Which of the lines below include the word "nearest"? Pull each one out.

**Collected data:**

◇ ◇ ◇ ◇ ◇ ◇ ◇

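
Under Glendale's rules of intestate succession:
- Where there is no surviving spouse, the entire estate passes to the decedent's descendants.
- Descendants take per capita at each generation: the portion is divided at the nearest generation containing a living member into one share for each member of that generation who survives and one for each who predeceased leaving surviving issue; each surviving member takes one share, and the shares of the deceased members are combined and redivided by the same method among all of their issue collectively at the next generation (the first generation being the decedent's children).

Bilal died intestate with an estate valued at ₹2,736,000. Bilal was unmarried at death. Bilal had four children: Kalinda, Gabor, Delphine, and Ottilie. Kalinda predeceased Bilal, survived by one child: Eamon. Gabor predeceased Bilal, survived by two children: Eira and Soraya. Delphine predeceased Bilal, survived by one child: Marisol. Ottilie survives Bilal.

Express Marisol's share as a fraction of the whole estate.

Marisol receives 3/16 of the estate.

The entire ₹2,736,000 passes to the descendants.
That amount (₹2,736,000) is divided at the children's generation into 4 shares of ₹684,000. Ottilie takes ₹684,000. The 3 shares of the deceased (Kalinda, Gabor, and Delphine) are combined into a pool of ₹2,052,000.
That pool (₹2,052,000) is divided at the grandchildren's generation equally among Eamon, Eira, Soraya, and Marisol: ₹513,000 each.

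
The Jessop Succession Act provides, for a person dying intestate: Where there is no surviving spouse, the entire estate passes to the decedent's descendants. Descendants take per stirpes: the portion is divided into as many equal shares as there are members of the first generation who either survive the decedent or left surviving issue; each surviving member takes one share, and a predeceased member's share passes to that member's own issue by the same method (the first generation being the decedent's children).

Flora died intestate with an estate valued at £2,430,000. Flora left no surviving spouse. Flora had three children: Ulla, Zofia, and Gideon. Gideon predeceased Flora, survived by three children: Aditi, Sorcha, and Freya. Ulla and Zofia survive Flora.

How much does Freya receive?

Freya receives £270,000.

The entire £2,430,000 passes to the descendants.
That amount (£2,430,000) is divided into 3 shares of £810,000: Ulla and Zofia each take £810,000; Gideon's £810,000 share passes to Gideon's issue.
Gideon's share (£810,000) is divided into 3 shares of £270,000: Aditi, Sorcha, and Freya each take £270,000.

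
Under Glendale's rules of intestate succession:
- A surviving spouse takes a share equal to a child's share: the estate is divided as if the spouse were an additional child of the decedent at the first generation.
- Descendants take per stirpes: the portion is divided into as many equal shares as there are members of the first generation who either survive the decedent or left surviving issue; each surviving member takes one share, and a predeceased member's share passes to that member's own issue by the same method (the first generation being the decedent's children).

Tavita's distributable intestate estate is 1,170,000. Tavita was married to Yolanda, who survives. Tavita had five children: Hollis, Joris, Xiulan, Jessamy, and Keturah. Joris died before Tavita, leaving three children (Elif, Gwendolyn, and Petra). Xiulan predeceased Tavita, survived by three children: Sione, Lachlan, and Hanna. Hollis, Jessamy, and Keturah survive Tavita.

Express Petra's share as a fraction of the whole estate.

Petra receives 1/18 of the estate.

The spouse counts as an additional share at the children's level, so there are 6 primary shares of 195,000. Yolanda takes one such share (195,000).
The children's combined portion (975,000) is divided into 5 shares of 195,000: Hollis, Jessamy, and Keturah each take 195,000; Joris's 195,000 share passes to Joris's issue; Xiulan's 195,000 share passes to Xiulan's issue.
Joris's share (195,000) is divided into 3 shares of 65,000: Elif, Gwendolyn, and Petra each take 65,000.
Xiulan's share (195,000) is divided into 3 shares of 65,000: Sione, Lachlan, and Hanna each take 65,000.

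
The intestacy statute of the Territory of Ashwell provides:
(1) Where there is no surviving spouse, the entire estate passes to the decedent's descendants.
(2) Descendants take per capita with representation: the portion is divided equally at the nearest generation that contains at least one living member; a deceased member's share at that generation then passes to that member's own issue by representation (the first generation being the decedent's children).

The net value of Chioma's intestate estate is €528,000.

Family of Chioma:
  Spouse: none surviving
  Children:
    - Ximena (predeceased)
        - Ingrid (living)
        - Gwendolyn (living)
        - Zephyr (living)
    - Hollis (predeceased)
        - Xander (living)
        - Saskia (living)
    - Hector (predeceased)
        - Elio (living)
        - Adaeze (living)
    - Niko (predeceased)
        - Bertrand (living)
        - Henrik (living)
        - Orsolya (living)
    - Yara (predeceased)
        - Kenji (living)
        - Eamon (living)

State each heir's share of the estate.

The entire €528,000 passes to the descendants.
No child survives, so the initial division is made at the grandchildren's generation.
That amount (€528,000) is divided into 12 shares of €44,000: Ingrid, Gwendolyn, Zephyr, Xander, Saskia, Elio, Adaeze, Bertrand, Henrik, Orsolya, Kenji, and Eamon each take €44,000.

Ingrid: €44,000; Gwendolyn: €44,000; Zephyr: €44,000; Xander: €44,000; Saskia: €44,000; Elio: €44,000; Adaeze: €44,000; Bertrand: €44,000; Henrik: €44,000; Orsolya: €44,000; Kenji: €44,000; Eamon: €44,000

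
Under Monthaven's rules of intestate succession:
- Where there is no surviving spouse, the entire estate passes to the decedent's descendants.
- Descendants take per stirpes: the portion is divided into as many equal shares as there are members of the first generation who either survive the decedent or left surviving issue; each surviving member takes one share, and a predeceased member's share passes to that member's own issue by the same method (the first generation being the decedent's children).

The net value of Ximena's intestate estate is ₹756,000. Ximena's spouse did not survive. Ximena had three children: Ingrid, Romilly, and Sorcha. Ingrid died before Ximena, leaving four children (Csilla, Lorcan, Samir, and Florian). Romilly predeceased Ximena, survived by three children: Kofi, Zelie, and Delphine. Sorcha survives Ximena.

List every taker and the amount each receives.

Csilla: ₹63,000; Lorcan: ₹63,000; Samir: ₹63,000; Florian: ₹63,000; Kofi: ₹84,000; Zelie: ₹84,000; Delphine: ₹84,000; Sorcha: ₹252,000

The entire ₹756,000 passes to the descendants.
That amount (₹756,000) is divided into 3 shares of ₹252,000: Sorcha takes ₹252,000; Ingrid's ₹252,000 share passes to Ingrid's issue; Romilly's ₹252,000 share passes to Romilly's issue.
Ingrid's share (₹252,000) is divided into 4 shares of ₹63,000: Csilla, Lorcan, Samir, and Florian each take ₹63,000.
Romilly's share (₹252,000) is divided into 3 shares of ₹84,000: Kofi, Zelie, and Delphine each take ₹84,000.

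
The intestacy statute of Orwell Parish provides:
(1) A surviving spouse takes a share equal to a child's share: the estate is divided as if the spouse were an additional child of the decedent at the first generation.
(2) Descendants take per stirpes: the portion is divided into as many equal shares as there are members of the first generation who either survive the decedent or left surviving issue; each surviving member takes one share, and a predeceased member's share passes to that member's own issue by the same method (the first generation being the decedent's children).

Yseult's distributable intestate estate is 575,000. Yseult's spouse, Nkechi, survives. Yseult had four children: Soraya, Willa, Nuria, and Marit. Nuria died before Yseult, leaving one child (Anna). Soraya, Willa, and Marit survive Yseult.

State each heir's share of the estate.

The spouse counts as an additional share at the children's level, so there are 5 primary shares of 115,000. Nkechi takes one such share (115,000).
The children's combined portion (460,000) is divided into 4 shares of 115,000: Soraya, Willa, and Marit each take 115,000; Nuria's 115,000 share passes to Nuria's issue.
Nuria's share (115,000) passes entirely to Anna.

Nkechi: 115,000; Soraya: 115,000; Willa: 115,000; Anna: 115,000; Marit: 115,000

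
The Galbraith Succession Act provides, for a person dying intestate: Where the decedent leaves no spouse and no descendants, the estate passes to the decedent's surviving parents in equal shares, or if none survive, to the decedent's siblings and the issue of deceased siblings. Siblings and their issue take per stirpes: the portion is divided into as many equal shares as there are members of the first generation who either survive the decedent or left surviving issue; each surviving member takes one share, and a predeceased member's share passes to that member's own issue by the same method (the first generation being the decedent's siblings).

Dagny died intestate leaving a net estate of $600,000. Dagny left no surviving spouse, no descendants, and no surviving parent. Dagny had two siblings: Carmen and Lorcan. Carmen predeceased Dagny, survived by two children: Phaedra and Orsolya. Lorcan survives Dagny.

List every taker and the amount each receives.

The entire $600,000 passes to the siblings and their issue.
That amount ($600,000) is divided into 2 shares of $300,000: Lorcan takes $300,000; Carmen's $300,000 share passes to Carmen's issue.
Carmen's share ($300,000) is divided into 2 shares of $150,000: Phaedra and Orsolya each take $150,000.

Phaedra: $150,000; Orsolya: $150,000; Lorcan: $300,000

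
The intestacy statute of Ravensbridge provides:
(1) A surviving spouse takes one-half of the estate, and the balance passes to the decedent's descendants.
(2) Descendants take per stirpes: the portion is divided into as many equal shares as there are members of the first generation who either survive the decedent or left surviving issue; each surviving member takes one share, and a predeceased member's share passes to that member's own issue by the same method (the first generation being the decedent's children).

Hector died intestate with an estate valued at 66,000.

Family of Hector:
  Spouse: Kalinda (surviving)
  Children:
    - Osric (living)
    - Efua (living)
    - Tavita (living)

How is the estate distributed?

Kalinda takes one-half of 66,000 = 33,000. The remaining 33,000 passes to the descendants.
The descendants' portion (33,000) is divided into 3 shares of 11,000: Osric, Efua, and Tavita each take 11,000.

Kalinda: 33,000; Osric: 11,000; Efua: 11,000; Tavita: 11,000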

◇ ◇ ◇ ◇ ◇ ◇ ◇

**PROBLEM SOLUTION:**
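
- Descendants take per capita at each generation: the portion is divided at the nearest generation containing a living member into one share for each member of that generation who survives and one for each who predeceased leaving surviving issue; each surviving member takes one share, and the shares of the deceased members are combined and redivided by the same method among all of their issue collectively at the next generation (the first generation being the decedent's children).
(2) Descendants take per capita with representation: the portion is divided equally at the nearest generation that contains at least one living member; a deceased member's share at that generation then passes to that member's own issue by representation (the first generation being the decedent's children).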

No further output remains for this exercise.